Content starts
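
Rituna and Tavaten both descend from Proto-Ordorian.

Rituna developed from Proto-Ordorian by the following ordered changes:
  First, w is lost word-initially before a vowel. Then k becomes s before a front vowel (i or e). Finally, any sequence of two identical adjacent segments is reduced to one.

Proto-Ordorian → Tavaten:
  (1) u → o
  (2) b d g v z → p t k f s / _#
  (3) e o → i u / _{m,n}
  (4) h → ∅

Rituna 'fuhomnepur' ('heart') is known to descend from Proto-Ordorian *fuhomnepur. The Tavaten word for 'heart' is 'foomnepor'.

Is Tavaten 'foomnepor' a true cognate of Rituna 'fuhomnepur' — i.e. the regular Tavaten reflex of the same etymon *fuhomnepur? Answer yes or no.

Derive the expected Tavaten reflex of *fuhomnepur:
Tavaten: *fuhomnepur > fohomnepor > fohumnepor > foumnepor  (by vowel merger, pre-nasal raising, h-loss)
The regular Tavaten reflex would be 'foumnepor', but the attested form is 'foomnepor'. The correspondence is irregular, so they are not cognates (the Tavaten form has a different source).

no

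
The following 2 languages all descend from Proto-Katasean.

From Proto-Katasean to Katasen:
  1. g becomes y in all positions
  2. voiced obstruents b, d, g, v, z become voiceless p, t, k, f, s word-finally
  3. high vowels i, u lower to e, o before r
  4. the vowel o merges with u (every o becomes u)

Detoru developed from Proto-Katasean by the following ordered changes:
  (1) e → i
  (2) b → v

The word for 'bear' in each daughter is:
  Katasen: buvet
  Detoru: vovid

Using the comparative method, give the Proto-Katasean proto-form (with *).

Position 2: Katasen has u, Detoru has o. Detoru preserves o here (none of its changes turn any other segment into o), so the proto-segment is *o.
Position 5: Katasen has t, Detoru has d. Detoru preserves d here (none of its changes turn any other segment into d), so the proto-segment is *d.
Position 4: Katasen has e, Detoru has i. Taking the neighbouring segments as reconstructed: Katasen e can only go back to *e; Detoru i could go back to *e or *i — the one source consistent with every daughter is *e.
Verify the candidate proto-form against each daughter:
Katasen: *boved > bovet > buvet  (by final devoicing, vowel merger)
Detoru: *boved
  boved → bovid   [vowel merger]
  bovid → vovid   [unconditioned shift]
  giving Detoru vovid.
*boved is the unique common source.

*boved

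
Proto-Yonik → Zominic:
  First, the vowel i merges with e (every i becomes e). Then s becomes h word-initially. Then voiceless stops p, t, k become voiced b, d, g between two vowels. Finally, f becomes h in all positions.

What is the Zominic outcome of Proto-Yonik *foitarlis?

Zominic: start from *foitarlis.
  rule 1 (vowel merger): foitarlis → foetarles
  rule 2: no change — foetarles
  rule 3 (intervocalic voicing): foetarles → foedarles
  rule 4 (unconditioned shift): foedarles → hoedarles
  ⇒ Zominic hoedarles

hoedarles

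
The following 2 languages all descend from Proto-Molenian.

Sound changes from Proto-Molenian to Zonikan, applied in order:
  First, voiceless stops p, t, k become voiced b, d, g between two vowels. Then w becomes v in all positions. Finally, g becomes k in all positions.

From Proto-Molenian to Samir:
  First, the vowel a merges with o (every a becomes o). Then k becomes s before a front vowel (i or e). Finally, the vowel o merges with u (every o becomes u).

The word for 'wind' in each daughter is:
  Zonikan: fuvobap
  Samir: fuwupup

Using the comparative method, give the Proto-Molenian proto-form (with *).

Position 4: Zonikan has o, Samir has u. Zonikan preserves o here (none of its changes turn any other segment into o), so the proto-segment is *o.
Position 3: Zonikan has v, Samir has w. Samir preserves w here (none of its changes turn any other segment into w), so the proto-segment is *w.
Position 6: Zonikan has a, Samir has u. Zonikan preserves a here (none of its changes turn any other segment into a), so the proto-segment is *a.
Verify the candidate proto-form against each daughter:
Zonikan: *fuwopap > fuwobap > fuvobap  (by intervocalic voicing, unconditioned shift)
Samir: *fuwopap > fuwopop > fuwupup  (by vowel merger, vowel merger)
Only *fuwopap yields all of Zonikan fuvobap, Samir fuwupup.

*fuwopap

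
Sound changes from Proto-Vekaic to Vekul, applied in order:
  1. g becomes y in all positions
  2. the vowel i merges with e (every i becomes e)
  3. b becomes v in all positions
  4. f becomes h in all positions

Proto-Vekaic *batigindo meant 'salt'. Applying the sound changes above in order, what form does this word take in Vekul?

vateyendo

Vekul: *batigindo
  batigindo → batiyindo   [unconditioned shift]
  batiyindo → bateyendo   [vowel merger]
  bateyendo → vateyendo   [unconditioned shift]
  vateyendo (rule 4 does not apply)
  giving Vekul vateyendo.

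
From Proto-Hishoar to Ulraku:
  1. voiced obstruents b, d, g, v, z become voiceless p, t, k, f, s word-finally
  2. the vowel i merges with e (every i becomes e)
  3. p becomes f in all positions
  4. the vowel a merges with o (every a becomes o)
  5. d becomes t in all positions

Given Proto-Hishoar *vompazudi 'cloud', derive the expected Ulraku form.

vomfozute

Ulraku: *vompazudi > vompazude > vomfazude > vomfozude > vomfozute  (by vowel merger, unconditioned shift, vowel merger, unconditioned shift)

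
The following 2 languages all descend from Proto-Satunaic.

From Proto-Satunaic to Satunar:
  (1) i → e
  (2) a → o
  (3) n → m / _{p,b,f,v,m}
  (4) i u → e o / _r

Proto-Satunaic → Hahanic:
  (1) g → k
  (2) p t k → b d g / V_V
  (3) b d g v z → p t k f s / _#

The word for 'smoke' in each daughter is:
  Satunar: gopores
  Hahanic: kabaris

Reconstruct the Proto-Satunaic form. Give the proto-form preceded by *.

*gaparis

Position 4: Satunar has o, Hahanic has a. Hahanic preserves a here (none of its changes turn any other segment into a), so the proto-segment is *a.
Position 1: Satunar has g, Hahanic has k. Satunar preserves g here (none of its changes turn any other segment into g), so the proto-segment is *g.
Position 3: Satunar has p, Hahanic has b. Satunar preserves p here (none of its changes turn any other segment into p), so the proto-segment is *p.
Verify the candidate proto-form against each daughter:
Satunar: *gaparis > gapares > gopores  (by vowel merger, vowel merger)
Hahanic: start from *gaparis.
  rule 1 (unconditioned shift): gaparis → kaparis
  rule 2 (intervocalic voicing): kaparis → kabaris
  rule 3: no change — kabaris
  ⇒ Hahanic kabaris
*gaparis is the unique common source.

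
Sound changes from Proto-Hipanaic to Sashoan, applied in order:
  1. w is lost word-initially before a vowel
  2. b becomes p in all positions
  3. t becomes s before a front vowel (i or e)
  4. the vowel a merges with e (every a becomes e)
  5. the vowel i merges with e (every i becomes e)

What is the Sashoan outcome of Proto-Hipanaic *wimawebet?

Sashoan: *wimawebet > imawebet > imawepet > imewepet > emewepet  (by glide loss, unconditioned shift, vowel merger, vowel merger)

emewepet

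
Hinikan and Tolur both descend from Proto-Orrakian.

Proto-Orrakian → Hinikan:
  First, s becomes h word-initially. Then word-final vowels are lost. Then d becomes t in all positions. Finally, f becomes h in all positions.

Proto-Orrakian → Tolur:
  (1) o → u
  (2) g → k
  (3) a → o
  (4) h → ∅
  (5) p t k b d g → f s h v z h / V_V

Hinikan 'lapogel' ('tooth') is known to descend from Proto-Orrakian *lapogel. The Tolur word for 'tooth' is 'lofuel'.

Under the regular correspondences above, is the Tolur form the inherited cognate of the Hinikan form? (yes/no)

no

Derive the expected Tolur reflex of *lapogel:
Tolur: *lapogel > lapugel > lapukel > lopukel > lofuhel  (by vowel merger, unconditioned shift, vowel merger, intervocalic lenition)
The regular Tolur reflex would be 'lofuhel', but the attested form is 'lofuel'. The correspondence is irregular, so they are not cognates (the Tolur form has a different source).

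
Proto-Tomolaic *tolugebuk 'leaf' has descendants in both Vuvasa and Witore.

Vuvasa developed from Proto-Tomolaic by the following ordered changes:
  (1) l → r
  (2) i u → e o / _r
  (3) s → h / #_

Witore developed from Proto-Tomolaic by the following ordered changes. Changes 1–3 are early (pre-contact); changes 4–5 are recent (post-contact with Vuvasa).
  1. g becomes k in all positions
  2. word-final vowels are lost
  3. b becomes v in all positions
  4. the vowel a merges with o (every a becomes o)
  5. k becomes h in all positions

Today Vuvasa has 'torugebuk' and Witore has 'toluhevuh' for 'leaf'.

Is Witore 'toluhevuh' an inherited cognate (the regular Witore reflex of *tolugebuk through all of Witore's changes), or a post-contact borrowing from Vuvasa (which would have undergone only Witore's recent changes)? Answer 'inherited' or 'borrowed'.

inherited

If inherited, *tolugebuk would pass through all of Witore's changes:
Witore: *tolugebuk
  tolugebuk → tolukebuk   [unconditioned shift]
  tolukebuk (rule 2 does not apply)
  tolukebuk → tolukevuk   [unconditioned shift]
  tolukevuk (rule 4 does not apply)
  tolukevuk → toluhevuh   [unconditioned shift]
  giving Witore toluhevuh.
If borrowed from Vuvasa 'torugebuk' after the early changes, it would undergo only the recent ones:
  rule 4 (vowel merger): no change (torugebuk)
  rule 5 (unconditioned shift): torugebuk → torugebuh
  ⇒ as a loan: torugebuh
Witore 'toluhevuh' matches the inherited outcome exactly, so it is an inherited cognate, not a loan.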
Content ends
Among the records above, extract exactly the lines from the line with "First, w is" to the line with "Detoru: vovid", both lines included, and leave out the rest.

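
  First, w is lost word-initially before a vowel. Then k becomes s before a front vowel (i or e). Finally, any sequence of two identical adjacent segments is reduced to one.

Proto-Ordorian → Tavaten:
  (1) u → o
  (2) b d g v z → p t k f s / _#
  (3) e o → i u / _{m,n}
  (4) h → ∅

Rituna 'fuhomnepur' ('heart') is known to descend from Proto-Ordorian *fuhomnepur. The Tavaten word for 'heart' is 'foomnepor'.

Is Tavaten 'foomnepor' a true cognate of Rituna 'fuhomnepur' — i.e. the regular Tavaten reflex of the same etymon *fuhomnepur? Answer yes or no.

Derive the expected Tavaten reflex of *fuhomnepur:
Tavaten: *fuhomnepur > fohomnepor > fohumnepor > foumnepor  (by vowel merger, pre-nasal raising, h-loss)
The regular Tavaten reflex would be 'foumnepor', but the attested form is 'foomnepor'. The correspondence is irregular, so they are not cognates (the Tavaten form has a different source).

no

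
The following 2 languages all descend from Proto-Katasean.

From Proto-Katasean to Katasen:
  1. g becomes y in all positions
  2. voiced obstruents b, d, g, v, z become voiceless p, t, k, f, s word-finally
  3. high vowels i, u lower to e, o before r
  4. the vowel o merges with u (every o becomes u)

Detoru developed from Proto-Katasean by the following ordered changes:
  (1) e → i
  (2) b → v

The word for 'bear' in each daughter is:
  Katasen: buvet
  Detoru: vovid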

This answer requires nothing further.